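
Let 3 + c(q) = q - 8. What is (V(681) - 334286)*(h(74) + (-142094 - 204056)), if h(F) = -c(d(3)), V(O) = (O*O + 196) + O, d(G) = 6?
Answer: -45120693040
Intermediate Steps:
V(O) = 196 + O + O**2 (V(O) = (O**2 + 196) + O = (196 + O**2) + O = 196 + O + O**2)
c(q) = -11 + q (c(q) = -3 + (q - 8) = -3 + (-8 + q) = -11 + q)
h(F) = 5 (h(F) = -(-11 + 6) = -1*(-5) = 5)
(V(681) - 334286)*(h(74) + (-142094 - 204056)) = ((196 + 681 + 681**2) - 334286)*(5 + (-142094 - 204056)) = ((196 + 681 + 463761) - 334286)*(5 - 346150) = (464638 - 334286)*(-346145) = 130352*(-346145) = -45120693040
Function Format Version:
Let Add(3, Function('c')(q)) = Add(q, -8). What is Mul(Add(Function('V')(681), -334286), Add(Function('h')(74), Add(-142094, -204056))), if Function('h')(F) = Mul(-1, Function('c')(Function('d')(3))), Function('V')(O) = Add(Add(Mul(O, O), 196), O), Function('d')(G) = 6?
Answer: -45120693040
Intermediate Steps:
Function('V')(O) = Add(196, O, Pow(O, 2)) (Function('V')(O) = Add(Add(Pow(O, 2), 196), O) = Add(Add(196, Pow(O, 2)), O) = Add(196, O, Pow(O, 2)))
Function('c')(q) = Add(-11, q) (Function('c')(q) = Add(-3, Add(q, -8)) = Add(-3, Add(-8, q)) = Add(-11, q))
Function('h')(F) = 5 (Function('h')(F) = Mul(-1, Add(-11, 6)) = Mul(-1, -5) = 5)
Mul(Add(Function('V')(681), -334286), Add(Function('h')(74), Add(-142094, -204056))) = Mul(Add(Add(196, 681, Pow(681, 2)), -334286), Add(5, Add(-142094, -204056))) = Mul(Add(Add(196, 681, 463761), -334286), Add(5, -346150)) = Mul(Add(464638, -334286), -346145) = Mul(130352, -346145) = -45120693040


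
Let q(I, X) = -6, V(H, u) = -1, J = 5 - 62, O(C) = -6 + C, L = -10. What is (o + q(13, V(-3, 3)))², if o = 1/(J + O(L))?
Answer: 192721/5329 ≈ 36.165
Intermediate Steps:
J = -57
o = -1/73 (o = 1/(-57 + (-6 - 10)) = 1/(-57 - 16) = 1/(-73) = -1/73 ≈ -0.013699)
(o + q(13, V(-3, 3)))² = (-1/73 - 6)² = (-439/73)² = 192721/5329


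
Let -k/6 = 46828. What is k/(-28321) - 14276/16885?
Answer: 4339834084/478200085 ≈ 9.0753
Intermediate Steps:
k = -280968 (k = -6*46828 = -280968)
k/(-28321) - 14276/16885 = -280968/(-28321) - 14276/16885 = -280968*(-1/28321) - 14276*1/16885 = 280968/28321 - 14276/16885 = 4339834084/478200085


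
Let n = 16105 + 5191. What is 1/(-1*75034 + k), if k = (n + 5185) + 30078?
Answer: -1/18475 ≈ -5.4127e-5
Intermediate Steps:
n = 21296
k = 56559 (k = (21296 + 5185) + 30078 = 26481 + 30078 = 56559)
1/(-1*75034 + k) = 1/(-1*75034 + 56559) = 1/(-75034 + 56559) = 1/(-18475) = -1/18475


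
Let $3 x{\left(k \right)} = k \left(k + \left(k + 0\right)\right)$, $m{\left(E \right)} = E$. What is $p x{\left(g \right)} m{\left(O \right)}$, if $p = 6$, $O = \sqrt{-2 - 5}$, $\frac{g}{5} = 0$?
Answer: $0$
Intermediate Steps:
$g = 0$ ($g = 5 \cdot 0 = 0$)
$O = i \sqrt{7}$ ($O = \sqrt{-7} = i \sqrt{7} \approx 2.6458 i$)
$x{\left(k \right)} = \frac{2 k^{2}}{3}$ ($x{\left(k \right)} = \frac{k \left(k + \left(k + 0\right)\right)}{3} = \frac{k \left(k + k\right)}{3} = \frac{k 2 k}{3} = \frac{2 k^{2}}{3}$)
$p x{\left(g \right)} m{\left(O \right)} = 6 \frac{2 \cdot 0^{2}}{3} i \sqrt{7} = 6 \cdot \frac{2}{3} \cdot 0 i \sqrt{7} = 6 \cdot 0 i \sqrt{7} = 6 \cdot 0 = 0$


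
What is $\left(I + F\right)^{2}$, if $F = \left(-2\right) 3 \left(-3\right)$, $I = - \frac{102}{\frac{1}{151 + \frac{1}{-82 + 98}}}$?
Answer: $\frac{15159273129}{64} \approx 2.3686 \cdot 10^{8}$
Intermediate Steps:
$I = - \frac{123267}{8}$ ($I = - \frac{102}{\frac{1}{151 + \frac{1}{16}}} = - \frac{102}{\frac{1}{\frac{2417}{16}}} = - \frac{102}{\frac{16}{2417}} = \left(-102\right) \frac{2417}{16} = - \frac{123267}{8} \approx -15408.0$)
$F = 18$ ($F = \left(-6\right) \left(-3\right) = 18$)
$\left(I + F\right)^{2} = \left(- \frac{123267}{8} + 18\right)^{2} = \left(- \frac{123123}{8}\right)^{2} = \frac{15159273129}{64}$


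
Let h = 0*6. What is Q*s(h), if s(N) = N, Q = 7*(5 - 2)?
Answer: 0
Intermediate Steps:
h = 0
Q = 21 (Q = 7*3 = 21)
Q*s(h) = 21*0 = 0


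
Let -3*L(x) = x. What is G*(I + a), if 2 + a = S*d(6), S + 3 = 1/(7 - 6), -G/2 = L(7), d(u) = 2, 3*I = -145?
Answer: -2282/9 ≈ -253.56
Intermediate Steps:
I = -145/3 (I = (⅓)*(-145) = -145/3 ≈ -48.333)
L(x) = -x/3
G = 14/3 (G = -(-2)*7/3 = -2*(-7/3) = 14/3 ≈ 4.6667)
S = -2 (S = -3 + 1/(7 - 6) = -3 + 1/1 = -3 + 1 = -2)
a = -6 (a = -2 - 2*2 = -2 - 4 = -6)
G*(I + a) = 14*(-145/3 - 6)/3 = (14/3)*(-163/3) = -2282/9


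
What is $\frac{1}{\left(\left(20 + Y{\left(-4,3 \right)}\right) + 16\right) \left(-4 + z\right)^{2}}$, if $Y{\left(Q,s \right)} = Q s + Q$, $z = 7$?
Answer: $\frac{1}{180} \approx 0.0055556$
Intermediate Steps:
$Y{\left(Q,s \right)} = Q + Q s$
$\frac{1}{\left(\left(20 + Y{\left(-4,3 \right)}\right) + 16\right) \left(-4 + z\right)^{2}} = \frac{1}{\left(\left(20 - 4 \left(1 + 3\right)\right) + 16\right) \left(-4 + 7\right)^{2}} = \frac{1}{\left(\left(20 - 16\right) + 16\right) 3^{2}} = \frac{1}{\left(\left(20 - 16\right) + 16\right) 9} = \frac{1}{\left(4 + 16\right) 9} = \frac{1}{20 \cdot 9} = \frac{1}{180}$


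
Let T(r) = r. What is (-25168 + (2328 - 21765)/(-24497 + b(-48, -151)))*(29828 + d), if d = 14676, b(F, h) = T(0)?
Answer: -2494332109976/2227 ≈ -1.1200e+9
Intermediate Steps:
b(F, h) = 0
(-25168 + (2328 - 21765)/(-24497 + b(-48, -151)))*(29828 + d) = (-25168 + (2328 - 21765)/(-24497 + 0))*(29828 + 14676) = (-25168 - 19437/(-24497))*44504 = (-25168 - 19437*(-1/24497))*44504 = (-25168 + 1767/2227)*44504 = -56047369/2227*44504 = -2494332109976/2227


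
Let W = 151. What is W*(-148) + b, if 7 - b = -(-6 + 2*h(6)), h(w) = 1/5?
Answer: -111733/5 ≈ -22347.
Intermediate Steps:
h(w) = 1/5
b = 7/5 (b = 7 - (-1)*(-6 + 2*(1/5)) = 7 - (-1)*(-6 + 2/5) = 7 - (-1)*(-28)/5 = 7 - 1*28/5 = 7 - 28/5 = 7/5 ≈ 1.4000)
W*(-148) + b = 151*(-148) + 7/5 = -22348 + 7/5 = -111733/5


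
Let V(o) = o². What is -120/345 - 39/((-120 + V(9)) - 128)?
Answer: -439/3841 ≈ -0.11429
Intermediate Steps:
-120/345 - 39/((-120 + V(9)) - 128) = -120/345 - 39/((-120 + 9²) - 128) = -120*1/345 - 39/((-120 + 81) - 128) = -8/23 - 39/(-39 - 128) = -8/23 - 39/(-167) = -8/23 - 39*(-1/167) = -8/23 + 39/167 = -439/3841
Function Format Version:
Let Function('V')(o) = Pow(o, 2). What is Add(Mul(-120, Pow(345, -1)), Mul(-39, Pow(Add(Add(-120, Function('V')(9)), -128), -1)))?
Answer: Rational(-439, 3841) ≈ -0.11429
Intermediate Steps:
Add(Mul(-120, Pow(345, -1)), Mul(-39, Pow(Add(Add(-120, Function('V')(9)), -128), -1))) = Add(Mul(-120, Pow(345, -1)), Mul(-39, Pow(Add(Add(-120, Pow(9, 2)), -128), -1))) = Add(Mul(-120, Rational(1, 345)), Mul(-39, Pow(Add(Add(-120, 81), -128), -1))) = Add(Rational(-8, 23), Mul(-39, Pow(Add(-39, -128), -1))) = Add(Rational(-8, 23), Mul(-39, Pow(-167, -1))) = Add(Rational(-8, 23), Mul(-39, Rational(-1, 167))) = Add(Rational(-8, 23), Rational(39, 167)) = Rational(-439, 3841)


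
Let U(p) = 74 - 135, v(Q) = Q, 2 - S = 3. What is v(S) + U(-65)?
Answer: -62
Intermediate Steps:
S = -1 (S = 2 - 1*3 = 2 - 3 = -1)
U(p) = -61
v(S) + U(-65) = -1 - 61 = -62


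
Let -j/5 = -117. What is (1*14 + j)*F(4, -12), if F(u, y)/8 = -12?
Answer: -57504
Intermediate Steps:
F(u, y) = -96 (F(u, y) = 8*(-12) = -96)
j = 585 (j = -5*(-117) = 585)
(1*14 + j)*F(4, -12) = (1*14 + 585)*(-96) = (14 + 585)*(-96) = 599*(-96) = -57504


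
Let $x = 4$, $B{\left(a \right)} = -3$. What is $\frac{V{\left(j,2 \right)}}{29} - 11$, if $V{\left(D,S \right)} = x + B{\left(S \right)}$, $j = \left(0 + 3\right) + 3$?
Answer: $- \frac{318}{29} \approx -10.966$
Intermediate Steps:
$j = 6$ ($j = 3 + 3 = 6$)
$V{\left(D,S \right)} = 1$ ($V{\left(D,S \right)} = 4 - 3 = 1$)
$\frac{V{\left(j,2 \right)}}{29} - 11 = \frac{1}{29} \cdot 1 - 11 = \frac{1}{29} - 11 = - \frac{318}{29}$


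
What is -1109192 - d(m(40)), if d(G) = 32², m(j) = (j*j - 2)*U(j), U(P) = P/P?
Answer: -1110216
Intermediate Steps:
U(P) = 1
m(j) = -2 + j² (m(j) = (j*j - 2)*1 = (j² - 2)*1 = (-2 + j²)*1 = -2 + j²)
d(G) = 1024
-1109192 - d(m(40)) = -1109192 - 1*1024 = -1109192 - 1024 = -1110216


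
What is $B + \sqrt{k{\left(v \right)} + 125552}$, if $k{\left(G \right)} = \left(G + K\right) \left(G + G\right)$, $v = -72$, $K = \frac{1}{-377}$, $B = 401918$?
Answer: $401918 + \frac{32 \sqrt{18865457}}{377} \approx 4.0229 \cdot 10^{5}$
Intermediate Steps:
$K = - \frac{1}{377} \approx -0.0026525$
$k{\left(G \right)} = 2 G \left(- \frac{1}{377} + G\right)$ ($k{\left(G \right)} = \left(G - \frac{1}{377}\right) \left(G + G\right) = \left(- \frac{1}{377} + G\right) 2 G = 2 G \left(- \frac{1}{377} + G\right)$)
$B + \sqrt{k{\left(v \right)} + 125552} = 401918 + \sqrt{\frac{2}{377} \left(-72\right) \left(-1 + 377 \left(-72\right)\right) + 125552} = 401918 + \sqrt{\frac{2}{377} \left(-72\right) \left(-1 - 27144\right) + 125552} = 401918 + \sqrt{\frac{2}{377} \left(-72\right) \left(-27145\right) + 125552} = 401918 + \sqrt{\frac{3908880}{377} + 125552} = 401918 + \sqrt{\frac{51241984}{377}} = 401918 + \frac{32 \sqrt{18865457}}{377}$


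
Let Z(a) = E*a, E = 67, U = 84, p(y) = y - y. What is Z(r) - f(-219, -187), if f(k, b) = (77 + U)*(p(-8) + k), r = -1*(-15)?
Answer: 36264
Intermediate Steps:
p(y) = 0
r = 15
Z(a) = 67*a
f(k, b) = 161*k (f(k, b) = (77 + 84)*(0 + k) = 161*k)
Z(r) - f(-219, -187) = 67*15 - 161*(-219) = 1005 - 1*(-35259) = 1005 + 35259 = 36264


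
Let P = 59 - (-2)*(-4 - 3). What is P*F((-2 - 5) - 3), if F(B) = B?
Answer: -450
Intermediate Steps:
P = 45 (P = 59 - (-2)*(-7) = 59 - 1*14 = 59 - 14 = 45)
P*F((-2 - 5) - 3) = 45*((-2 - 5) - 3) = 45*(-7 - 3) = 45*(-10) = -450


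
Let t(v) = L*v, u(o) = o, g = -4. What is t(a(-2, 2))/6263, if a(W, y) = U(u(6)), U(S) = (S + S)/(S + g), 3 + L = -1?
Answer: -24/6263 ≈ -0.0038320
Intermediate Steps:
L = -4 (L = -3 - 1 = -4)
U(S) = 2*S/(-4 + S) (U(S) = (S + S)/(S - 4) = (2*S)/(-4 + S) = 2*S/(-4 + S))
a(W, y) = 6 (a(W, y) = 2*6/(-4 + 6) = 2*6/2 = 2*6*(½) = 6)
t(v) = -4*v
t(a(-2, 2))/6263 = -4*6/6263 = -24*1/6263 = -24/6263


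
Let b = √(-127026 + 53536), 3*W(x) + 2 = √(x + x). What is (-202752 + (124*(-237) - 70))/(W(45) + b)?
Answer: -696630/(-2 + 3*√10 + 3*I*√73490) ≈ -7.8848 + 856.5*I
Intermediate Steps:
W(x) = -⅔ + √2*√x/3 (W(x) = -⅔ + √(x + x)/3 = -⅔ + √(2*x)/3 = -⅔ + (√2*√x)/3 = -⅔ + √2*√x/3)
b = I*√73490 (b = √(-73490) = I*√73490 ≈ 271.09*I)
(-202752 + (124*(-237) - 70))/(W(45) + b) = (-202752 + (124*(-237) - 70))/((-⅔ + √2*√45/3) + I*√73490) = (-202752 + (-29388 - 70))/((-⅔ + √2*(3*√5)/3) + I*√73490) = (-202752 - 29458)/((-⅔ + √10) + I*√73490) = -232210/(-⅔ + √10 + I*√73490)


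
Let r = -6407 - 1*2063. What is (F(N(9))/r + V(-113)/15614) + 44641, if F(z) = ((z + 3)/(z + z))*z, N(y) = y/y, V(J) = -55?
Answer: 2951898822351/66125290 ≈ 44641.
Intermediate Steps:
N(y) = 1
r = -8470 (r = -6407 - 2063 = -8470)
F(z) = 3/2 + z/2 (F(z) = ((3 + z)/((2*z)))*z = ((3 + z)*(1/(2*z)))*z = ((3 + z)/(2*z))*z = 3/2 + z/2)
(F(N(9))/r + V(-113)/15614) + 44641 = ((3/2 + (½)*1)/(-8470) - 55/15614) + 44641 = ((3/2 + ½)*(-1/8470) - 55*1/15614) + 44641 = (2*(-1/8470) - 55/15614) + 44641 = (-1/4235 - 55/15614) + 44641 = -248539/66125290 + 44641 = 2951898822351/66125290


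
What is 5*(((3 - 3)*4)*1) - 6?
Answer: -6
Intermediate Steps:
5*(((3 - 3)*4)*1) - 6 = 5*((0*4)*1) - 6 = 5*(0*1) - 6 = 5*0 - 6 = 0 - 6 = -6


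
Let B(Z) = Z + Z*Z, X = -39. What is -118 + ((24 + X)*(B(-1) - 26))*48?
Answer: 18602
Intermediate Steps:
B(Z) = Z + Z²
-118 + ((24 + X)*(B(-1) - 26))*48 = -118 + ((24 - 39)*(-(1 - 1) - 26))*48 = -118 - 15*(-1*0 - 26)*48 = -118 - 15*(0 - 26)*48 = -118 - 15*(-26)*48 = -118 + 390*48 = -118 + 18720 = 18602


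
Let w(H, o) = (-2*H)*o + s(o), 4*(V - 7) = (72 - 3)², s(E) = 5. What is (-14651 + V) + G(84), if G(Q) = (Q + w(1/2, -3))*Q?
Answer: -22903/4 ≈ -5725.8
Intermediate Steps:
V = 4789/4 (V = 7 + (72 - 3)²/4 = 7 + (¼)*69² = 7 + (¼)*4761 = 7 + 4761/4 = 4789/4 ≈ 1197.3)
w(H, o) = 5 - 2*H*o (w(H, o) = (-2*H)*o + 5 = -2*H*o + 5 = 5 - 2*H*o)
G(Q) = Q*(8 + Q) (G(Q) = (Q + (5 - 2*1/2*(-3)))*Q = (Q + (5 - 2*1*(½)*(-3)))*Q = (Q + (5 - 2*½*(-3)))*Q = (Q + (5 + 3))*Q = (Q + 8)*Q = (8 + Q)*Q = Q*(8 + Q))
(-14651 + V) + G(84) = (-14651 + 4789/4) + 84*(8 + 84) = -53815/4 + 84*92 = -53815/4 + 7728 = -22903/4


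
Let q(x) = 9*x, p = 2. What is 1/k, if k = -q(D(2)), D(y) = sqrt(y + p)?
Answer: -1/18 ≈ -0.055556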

________________________________________

Return a word-for-word copy of the lines above from the one holding "Let Z(a) = E*a, E" through the one holding "Answer: -24/6263 ≈ -0.0038320", with both of them included and nothing besides.

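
Let Z(a) = E*a, E = 67, U = 84, p(y) = y - y. What is Z(r) - f(-219, -187), if f(k, b) = (77 + U)*(p(-8) + k), r = -1*(-15)?
Answer: 36264
Intermediate Steps:
p(y) = 0
r = 15
Z(a) = 67*a
f(k, b) = 161*k (f(k, b) = (77 + 84)*(0 + k) = 161*k)
Z(r) - f(-219, -187) = 67*15 - 161*(-219) = 1005 - 1*(-35259) = 1005 + 35259 = 36264


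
Let P = 59 - (-2)*(-4 - 3). What is P*F((-2 - 5) - 3), if F(B) = B?
Answer: -450
Intermediate Steps:
P = 45 (P = 59 - (-2)*(-7) = 59 - 1*14 = 59 - 14 = 45)
P*F((-2 - 5) - 3) = 45*((-2 - 5) - 3) = 45*(-7 - 3) = 45*(-10) = -450


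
Let t(v) = L*v, u(o) = o, g = -4. What is t(a(-2, 2))/6263, if a(W, y) = U(u(6)), U(S) = (S + S)/(S + g), 3 + L = -1?
Answer: -24/6263 ≈ -0.0038320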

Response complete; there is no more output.